Work instruction> With nothing left out, give the data back exactly.

Provided material>

▬▬▬

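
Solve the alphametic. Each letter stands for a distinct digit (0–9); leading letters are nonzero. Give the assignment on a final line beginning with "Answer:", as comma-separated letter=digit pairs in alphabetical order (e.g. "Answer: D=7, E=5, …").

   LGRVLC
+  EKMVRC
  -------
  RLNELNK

Step 1. [col 1: C + C ≡ K (mod 10)] column 1 (C + C ≡ K (mod 10), carry-in 0) doesn't pin C yet; pick C=4 and continue ⇒ C=4.
Step 2. [R] R is the leading digit of a 7-digit sum of two 6-digit numbers; the final carry is exactly 1. So R=1.
Step 3. [col 1: C + C ≡ K (mod 10)] column 1 reads C+C+carry(0)=K with C=4; with digits 1,4 already taken and all letters distinct, the only value for K is 8, so K=8.
Step 4. [col 2: L + R ≡ N (mod 10)] no forcing yet in column 2 (carry-in 0); L=2 is free and consistent — try it. So L=2.
Step 5. [col 2: L + R ≡ N (mod 10)] in column 2 we have L+R≡N with carry-in 0; given L=2, R=1 and digits 1,2,4,8 already taken and all letters distinct, that pins N to 3 ⇒ N=3.
Step 6. [col 3: V + V ≡ L (mod 10)] column 3: given L=2, carry-in 0, and digits 1,2,3,4,8 already taken and all letters distinct, V+V≡L (mod 10) forces V=6 ⇒ V=6.
Step 7. [col 4: R + M ≡ E (mod 10)] no forcing yet in column 4 (carry-in 1); M=7 is free and consistent — try it, so M=7.
Step 8. [col 4: R + M ≡ E (mod 10)] column 4 reads R+M+carry(1)=E with R=1, M=7; with digits 1,2,3,4,6,7,8 already taken and all letters distinct, the only value for E is 9, so E=9.
Step 9. [col 5: G + K ≡ N (mod 10)] column 5: given K=8, N=3, carry-in 0, and digits 1,2,3,4,6,7,8,9 already taken and all letters distinct, G+K≡N (mod 10) forces G=5. So G=5.

Answer: C=4, E=9, G=5, K=8, L=2, M=7, N=3, R=1, V=6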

▬▬▬

Answer box>
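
Solve the alphametic. Each letter stands for a distinct digit (0–9); leading letters are nonzero. Give the assignment on a final line beginning with "Answer:", as comma-separated letter=digit pairs in alphabetical order (e.g. "Answer: D=7, E=5, …").

   LGRVLC
+  EKMVRC
  -------
  RLNELNK

Step 1. [col 1: C + C ≡ K (mod 10)] column 1 (C + C ≡ K (mod 10), carry-in 0) doesn't pin C yet; pick C=4 and continue ⇒ C=4.
Step 2. [R] R is the leading digit of a 7-digit sum of two 6-digit numbers; the final carry is exactly 1. So R=1.
Step 3. [col 1: C + C ≡ K (mod 10)] column 1 reads C+C+carry(0)=K with C=4; with digits 1,4 already taken and all letters distinct, the only value for K is 8, so K=8.
Step 4. [col 2: L + R ≡ N (mod 10)] no forcing yet in column 2 (carry-in 0); L=2 is free and consistent — try it. So L=2.
Step 5. [col 2: L + R ≡ N (mod 10)] in column 2 we have L+R≡N with carry-in 0; given L=2, R=1 and digits 1,2,4,8 already taken and all letters distinct, that pins N to 3 ⇒ N=3.
Step 6. [col 3: V + V ≡ L (mod 10)] column 3: given L=2, carry-in 0, and digits 1,2,3,4,8 already taken and all letters distinct, V+V≡L (mod 10) forces V=6 ⇒ V=6.
Step 7. [col 4: R + M ≡ E (mod 10)] no forcing yet in column 4 (carry-in 1); M=7 is free and consistent — try it, so M=7.
Step 8. [col 4: R + M ≡ E (mod 10)] column 4 reads R+M+carry(1)=E with R=1, M=7; with digits 1,2,3,4,6,7,8 already taken and all letters distinct, the only value for E is 9, so E=9.
Step 9. [col 5: G + K ≡ N (mod 10)] column 5: given K=8, N=3, carry-in 0, and digits 1,2,3,4,6,7,8,9 already taken and all letters distinct, G+K≡N (mod 10) forces G=5. So G=5.

Answer: C=4, E=9, G=5, K=8, L=2, M=7, N=3, R=1, V=6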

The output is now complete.